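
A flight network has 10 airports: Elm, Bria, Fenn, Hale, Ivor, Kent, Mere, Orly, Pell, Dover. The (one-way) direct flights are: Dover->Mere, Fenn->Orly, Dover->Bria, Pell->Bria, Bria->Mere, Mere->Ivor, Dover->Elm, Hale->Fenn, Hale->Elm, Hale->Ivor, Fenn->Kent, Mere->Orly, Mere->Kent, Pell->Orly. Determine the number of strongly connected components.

{Ivor} is an SCC by itself.
{Elm} is an SCC by itself.
{Mere} is an SCC by itself.
{Dover} is an SCC by itself.
{Orly} is an SCC by itself.
(and 5 more singleton SCCs)
That gives 10 strongly connected components.

10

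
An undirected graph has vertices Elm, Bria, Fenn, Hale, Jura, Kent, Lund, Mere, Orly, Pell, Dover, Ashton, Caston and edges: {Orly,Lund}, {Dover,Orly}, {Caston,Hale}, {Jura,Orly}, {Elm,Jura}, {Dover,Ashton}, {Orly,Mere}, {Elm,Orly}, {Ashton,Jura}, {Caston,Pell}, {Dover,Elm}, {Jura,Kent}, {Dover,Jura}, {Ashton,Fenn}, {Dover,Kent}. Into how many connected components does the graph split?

3

Bria is isolated — a component by itself.
Starting from Hale we can reach Hale, Pell, Caston. That is one component of size 3.
Starting from Elm we can reach Elm, Fenn, Jura, Kent, Lund, Mere, Orly, Dover, Ashton. That is one component of size 9.
Total: 3 components.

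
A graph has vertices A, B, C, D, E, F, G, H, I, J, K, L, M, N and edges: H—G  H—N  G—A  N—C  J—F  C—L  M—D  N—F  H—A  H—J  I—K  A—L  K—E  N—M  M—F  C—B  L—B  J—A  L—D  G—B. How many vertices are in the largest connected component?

11

Starting from E we can reach E, I, K. That is one component of size 3.
Starting from A we can reach A, B, C, D, F, G, H, J, L, M, N. That is one component of size 11.
The largest has 11 vertices.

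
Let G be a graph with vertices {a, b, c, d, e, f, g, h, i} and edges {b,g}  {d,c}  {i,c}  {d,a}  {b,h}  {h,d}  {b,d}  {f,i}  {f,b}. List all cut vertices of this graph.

b, d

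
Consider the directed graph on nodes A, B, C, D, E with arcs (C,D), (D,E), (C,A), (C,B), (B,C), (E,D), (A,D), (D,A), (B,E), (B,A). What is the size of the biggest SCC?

3

{A, D, E} are all mutually reachable — one SCC of size 3.
{B, C} are all mutually reachable — one SCC of size 2.
The largest has 3 vertices.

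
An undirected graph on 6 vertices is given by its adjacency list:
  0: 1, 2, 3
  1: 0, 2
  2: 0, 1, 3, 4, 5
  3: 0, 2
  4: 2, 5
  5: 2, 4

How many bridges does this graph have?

0

The edges on the cycle 2-5-4-2 are not bridges since each lies on that cycle.
Every edge lies on some cycle, so there are no bridges.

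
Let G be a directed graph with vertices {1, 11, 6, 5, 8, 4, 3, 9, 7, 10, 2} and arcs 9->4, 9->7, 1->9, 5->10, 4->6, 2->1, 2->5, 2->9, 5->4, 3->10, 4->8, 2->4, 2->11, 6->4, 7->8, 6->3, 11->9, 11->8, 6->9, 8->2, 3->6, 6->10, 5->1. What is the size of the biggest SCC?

10

{1, 2, 3, 4, 5, 6, 7, 8, 9, 11} are all mutually reachable — one SCC of size 10.
{10} is an SCC by itself.
The largest has 10 vertices.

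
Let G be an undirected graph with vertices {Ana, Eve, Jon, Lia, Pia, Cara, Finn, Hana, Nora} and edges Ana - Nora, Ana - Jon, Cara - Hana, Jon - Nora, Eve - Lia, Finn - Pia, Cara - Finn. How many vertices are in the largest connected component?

Starting from Eve we can reach Eve, Lia. That is one component of size 2.
Starting from Ana we can reach Ana, Jon, Nora. That is one component of size 3.
Starting from Pia we can reach Pia, Cara, Finn, Hana. That is one component of size 4.
The largest has 4 vertices.

4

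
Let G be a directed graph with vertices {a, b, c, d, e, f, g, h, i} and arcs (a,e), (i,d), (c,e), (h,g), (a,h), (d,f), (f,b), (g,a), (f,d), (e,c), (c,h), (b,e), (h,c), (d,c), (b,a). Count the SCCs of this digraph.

4

{a, c, e, g, h} are all mutually reachable — one SCC of size 5.
{d, f} are all mutually reachable — one SCC of size 2.
{i} is an SCC by itself.
{b} is an SCC by itself.
That gives 4 strongly connected components.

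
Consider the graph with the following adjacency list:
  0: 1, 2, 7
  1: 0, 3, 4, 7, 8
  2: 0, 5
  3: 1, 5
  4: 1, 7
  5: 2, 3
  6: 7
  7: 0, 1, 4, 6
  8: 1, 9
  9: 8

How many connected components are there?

1

Starting from 0 we can reach 0, 1, 2, 3, 4, 5, 6, 7, 8, 9. That is one component of size 10.
Total: 1 component.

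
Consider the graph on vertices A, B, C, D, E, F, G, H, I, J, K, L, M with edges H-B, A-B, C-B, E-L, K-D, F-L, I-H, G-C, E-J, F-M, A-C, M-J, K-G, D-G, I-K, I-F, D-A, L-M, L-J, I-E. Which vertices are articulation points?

I

Removing I increases the component count from 1 to 2, so I is a cut vertex.
By contrast removing L leaves 1 component; it is not a cut vertex. No other vertex is a cut vertex either.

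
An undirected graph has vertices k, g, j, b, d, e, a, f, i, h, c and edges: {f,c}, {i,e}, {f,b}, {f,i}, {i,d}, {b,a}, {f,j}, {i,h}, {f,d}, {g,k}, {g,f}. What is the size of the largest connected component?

Starting from a we can reach a, b, c, d, e, f, g, h, i, j, k. That is one component of size 11.
The largest has 11 vertices.

11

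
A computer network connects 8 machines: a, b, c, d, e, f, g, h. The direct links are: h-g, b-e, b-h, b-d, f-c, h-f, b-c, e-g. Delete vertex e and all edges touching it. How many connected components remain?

With e gone, the remaining components are: {a}; {b, c, d, f, g, h}.
That is 2 components.

2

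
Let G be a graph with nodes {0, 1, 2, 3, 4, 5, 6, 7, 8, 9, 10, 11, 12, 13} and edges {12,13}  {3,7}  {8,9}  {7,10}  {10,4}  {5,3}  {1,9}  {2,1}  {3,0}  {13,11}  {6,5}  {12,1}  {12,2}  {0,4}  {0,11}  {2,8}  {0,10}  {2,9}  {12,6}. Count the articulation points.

1

Removing 12 increases the component count from 1 to 2, so 12 is a cut vertex.
By contrast removing 1 leaves 1 component; it is not a cut vertex. No other vertex is a cut vertex either.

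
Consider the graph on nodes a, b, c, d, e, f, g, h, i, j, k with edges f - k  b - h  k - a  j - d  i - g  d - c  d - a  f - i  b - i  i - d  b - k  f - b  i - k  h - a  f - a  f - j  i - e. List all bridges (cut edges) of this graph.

c-d, e-i, g-i

The edges on the cycle f-b-i-d-a-f are not bridges since each lies on that cycle.
But removing d - c disconnects d from c; removing g - i disconnects g from i; removing e - i disconnects e from i — these are bridges.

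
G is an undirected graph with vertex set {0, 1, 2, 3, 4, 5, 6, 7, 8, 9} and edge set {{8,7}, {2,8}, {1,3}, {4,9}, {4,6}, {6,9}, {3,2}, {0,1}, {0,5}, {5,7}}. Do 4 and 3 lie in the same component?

No

The component containing 4 is {4, 6, 9}, and 3 is not in it.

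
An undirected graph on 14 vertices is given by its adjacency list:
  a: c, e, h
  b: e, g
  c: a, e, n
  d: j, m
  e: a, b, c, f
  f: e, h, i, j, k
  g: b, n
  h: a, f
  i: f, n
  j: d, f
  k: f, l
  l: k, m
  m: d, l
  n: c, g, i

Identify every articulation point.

f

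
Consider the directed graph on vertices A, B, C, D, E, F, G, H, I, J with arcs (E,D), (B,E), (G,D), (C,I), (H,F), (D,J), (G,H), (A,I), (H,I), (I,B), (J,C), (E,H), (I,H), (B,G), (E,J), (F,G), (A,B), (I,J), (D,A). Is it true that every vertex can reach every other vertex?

From H we can reach every vertex (A, B, C, D, E, F, G, H, I, J), and every vertex can reach H (A, B, C, D, E, F, G, H, I, J). So the whole graph is one strongly connected component.

Yes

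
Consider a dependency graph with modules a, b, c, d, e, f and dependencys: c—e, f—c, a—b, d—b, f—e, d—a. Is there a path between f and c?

From f we can reach c, e, f, which includes c.

Yes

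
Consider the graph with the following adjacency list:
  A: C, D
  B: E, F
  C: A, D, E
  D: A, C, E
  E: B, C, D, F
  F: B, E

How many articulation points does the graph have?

Removing E increases the component count from 1 to 2, so E is a cut vertex.
By contrast removing A leaves 1 component; it is not a cut vertex. No other vertex is a cut vertex either.

1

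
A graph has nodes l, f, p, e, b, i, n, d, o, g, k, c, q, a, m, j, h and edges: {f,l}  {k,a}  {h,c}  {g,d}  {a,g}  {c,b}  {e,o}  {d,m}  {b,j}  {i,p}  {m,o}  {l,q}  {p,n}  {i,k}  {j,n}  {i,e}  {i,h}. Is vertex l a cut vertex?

Yes

Deleting l raises the number of components from 2 to 3, so l is a cut vertex.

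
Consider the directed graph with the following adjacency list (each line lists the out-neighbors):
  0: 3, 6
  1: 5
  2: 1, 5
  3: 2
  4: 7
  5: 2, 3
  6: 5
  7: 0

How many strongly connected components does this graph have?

{1, 2, 3, 5} are all mutually reachable — one SCC of size 4.
{6} is an SCC by itself.
{4} is an SCC by itself.
{0} is an SCC by itself.
{7} is an SCC by itself.
That gives 5 strongly connected components.

5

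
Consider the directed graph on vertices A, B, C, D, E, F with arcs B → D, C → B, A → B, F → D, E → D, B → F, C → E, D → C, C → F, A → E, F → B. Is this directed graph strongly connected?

No

There is no directed path from D to A, so the graph is not strongly connected.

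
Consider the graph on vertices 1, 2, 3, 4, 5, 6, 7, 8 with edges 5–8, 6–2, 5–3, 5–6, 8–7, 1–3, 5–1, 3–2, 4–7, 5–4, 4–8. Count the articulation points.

Removing 5 increases the component count from 1 to 2, so 5 is a cut vertex.
By contrast removing 4 leaves 1 component; it is not a cut vertex. No other vertex is a cut vertex either.

1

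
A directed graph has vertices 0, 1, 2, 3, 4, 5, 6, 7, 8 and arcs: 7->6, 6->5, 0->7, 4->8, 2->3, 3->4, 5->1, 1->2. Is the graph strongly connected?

No

There is no directed path from 4 to 2, so the graph is not strongly connected.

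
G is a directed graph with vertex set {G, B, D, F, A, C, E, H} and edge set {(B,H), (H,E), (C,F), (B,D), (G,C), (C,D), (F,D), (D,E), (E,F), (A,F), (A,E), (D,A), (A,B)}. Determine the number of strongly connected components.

{A, B, D, E, F, H} are all mutually reachable — one SCC of size 6.
{G} is an SCC by itself.
{C} is an SCC by itself.
That gives 3 strongly connected components.

3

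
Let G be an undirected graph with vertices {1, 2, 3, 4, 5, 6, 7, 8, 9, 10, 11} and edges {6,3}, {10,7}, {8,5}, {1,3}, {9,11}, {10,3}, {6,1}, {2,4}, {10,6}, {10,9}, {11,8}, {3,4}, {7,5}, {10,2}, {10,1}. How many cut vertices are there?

Removing 10 increases the component count from 1 to 2, so 10 is a cut vertex.
By contrast removing 8 leaves 1 component; it is not a cut vertex. No other vertex is a cut vertex either.

1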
# # # # #
Problem
Considering the records above, how many lines hold "adjacency"? Please answer with only the number.

Result
5